* [Aim of the task]
Beginning with the line that contains "The bacterium *Acidovorax" in the material below, print each line exactly until the line that contains "The *nerD* gene" has been printed, then stop.

++++ Excerpted data ++++

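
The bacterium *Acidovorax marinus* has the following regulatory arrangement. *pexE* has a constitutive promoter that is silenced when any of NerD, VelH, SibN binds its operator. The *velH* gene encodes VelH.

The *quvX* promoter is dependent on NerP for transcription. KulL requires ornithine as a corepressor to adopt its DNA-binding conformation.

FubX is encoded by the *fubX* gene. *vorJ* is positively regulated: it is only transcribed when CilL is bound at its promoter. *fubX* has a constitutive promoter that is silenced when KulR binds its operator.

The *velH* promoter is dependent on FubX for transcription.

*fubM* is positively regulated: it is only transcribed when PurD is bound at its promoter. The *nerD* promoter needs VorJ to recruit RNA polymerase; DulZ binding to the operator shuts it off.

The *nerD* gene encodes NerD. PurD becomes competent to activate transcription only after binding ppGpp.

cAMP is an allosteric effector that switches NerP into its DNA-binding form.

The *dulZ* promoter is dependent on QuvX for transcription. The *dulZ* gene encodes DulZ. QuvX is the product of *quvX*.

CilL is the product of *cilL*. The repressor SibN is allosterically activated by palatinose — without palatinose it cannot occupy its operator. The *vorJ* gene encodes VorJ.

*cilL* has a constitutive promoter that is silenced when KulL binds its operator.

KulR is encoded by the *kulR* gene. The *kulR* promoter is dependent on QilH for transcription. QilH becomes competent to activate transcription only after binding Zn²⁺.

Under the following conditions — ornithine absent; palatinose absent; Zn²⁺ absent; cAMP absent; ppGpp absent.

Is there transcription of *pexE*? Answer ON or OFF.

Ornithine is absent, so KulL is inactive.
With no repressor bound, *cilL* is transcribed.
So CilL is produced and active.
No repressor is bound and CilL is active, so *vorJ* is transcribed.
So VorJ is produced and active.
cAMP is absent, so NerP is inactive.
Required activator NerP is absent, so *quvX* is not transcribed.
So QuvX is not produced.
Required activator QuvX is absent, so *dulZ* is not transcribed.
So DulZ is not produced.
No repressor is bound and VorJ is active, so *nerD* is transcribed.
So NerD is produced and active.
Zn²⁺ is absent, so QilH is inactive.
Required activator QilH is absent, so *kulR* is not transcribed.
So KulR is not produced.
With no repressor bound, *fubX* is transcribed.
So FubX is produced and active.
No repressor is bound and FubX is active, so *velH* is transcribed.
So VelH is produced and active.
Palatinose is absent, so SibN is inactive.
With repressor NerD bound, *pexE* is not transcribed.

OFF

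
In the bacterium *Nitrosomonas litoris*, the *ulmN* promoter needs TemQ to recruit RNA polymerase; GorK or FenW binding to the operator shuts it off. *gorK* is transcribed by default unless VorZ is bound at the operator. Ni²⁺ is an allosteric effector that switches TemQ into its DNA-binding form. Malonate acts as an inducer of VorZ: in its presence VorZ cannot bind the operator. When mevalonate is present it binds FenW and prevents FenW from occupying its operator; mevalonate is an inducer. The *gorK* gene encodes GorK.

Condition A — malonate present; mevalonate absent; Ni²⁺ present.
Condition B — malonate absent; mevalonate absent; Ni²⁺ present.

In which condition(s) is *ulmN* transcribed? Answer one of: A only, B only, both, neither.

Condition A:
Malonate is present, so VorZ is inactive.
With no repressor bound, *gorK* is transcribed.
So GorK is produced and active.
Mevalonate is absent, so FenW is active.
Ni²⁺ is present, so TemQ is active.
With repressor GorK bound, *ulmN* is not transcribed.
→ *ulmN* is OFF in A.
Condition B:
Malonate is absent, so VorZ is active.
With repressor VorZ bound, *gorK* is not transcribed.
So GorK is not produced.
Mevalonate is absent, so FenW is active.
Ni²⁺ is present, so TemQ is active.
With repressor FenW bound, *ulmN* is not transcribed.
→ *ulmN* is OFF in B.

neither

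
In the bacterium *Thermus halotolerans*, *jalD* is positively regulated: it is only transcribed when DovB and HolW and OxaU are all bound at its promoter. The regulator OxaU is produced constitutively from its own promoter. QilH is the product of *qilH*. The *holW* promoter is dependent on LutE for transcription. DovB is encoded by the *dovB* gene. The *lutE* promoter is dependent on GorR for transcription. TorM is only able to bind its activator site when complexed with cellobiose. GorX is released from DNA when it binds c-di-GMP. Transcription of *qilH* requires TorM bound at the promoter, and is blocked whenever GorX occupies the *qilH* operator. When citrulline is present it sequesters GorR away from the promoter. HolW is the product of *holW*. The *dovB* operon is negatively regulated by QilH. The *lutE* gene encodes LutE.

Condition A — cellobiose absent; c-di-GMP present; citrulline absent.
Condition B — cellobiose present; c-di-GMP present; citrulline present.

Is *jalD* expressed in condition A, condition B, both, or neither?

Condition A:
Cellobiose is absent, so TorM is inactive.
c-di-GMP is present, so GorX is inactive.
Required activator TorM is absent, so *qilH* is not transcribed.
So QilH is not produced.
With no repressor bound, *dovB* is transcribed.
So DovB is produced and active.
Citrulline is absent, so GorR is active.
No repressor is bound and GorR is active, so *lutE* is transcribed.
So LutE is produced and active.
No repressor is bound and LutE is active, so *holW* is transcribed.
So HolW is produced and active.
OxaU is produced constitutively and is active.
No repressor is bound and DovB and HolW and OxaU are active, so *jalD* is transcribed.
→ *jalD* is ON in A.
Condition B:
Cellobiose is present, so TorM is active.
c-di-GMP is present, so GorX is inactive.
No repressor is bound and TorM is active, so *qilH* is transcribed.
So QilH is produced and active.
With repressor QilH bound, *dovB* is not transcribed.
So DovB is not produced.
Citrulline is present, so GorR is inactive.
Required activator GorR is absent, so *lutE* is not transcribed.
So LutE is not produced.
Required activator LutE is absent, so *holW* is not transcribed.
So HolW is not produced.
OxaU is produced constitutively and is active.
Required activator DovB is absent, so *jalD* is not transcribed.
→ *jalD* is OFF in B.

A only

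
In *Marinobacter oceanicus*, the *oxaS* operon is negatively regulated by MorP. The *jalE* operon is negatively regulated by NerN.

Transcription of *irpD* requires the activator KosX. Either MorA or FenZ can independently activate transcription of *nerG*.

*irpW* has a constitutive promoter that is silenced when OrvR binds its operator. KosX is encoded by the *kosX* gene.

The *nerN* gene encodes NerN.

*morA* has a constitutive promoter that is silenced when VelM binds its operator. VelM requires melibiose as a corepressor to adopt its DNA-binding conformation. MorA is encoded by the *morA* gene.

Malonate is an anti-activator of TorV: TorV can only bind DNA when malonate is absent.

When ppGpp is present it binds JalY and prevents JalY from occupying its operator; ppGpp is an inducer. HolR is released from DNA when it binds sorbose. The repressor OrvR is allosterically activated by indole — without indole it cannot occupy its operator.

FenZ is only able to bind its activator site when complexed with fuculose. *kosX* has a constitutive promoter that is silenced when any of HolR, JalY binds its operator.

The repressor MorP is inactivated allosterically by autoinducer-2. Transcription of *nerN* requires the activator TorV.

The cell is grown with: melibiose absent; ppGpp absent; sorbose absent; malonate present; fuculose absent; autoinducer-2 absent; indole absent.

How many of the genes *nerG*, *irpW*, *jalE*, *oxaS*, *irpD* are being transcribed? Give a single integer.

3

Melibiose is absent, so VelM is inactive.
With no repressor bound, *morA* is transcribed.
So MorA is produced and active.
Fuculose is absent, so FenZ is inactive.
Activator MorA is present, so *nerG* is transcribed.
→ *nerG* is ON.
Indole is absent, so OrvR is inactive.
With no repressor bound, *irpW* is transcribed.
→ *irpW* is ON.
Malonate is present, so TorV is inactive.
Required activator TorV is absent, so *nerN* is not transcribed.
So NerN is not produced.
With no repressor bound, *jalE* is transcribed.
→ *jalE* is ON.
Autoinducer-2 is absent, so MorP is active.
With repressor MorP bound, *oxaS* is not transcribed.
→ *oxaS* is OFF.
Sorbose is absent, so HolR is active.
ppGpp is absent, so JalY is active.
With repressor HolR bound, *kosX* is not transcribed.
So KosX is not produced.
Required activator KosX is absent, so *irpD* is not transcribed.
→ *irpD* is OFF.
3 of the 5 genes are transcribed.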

++++
++++ Excerpted data ++++

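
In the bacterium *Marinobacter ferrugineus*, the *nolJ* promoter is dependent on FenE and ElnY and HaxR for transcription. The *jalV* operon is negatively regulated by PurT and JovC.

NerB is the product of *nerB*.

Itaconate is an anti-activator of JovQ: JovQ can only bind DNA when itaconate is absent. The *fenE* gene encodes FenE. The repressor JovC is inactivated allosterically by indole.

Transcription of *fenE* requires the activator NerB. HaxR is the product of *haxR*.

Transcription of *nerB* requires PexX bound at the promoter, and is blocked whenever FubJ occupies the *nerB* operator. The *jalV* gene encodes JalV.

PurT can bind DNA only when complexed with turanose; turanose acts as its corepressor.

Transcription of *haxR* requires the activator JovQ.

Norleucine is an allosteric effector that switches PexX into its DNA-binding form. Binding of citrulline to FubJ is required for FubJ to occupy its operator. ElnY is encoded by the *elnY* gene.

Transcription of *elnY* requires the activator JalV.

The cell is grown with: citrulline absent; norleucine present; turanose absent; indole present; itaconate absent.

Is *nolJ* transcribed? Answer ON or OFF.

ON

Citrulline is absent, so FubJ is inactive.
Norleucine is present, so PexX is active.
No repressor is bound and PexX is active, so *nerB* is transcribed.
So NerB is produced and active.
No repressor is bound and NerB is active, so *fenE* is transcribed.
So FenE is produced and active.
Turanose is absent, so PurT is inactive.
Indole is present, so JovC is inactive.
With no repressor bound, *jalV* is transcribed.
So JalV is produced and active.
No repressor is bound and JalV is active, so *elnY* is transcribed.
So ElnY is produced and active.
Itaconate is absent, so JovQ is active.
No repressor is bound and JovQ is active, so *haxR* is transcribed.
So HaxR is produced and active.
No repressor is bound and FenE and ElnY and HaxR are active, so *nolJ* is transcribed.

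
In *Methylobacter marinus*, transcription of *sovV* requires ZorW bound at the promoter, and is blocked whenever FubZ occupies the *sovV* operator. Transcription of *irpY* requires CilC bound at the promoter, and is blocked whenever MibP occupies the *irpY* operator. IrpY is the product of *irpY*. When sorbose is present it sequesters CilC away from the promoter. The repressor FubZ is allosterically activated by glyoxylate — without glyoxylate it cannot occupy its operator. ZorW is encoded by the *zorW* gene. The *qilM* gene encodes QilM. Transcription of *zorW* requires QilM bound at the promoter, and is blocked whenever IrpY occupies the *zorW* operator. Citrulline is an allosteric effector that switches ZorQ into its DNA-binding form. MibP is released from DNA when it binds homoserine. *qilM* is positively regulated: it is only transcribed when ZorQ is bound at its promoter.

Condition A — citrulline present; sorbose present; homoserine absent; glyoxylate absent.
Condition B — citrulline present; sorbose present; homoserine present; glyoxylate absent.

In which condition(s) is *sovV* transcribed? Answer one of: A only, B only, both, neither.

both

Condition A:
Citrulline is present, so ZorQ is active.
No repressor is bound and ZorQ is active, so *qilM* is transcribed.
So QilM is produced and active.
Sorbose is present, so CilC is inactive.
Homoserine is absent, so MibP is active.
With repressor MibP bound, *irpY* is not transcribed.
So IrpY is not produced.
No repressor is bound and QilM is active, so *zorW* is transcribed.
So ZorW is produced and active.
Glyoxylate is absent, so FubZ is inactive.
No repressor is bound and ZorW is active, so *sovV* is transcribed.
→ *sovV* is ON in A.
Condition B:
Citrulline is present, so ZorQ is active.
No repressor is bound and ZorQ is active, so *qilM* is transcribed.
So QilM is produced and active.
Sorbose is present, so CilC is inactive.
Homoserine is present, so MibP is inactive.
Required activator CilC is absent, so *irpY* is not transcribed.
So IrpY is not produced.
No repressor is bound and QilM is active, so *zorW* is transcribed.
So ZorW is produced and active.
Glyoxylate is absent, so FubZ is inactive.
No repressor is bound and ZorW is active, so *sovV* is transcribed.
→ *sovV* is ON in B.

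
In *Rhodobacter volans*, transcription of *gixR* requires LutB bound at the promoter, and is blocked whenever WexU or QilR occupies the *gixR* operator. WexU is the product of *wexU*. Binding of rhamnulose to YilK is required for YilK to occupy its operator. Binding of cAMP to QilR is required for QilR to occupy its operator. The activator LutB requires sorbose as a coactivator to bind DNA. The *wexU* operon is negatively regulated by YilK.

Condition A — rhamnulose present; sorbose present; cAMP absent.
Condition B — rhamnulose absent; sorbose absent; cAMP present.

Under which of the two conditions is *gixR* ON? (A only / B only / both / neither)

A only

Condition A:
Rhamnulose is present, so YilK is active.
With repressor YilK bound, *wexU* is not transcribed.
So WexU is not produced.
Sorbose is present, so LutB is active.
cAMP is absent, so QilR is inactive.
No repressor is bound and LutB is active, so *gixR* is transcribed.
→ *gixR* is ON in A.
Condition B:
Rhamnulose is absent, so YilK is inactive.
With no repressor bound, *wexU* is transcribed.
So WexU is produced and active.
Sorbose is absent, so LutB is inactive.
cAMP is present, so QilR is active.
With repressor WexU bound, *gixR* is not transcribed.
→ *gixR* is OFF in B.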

++++

* [Your solution]
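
The bacterium *Acidovorax marinus* has the following regulatory arrangement. *pexE* has a constitutive promoter that is silenced when any of NerD, VelH, SibN binds its operator. The *velH* gene encodes VelH.

The *quvX* promoter is dependent on NerP for transcription. KulL requires ornithine as a corepressor to adopt its DNA-binding conformation.

FubX is encoded by the *fubX* gene. *vorJ* is positively regulated: it is only transcribed when CilL is bound at its promoter. *fubX* has a constitutive promoter that is silenced when KulR binds its operator.

The *velH* promoter is dependent on FubX for transcription.

*fubM* is positively regulated: it is only transcribed when PurD is bound at its promoter. The *nerD* promoter needs VorJ to recruit RNA polymerase; DulZ binding to the operator shuts it off.

The *nerD* gene encodes NerD. PurD becomes competent to activate transcription only after binding ppGpp.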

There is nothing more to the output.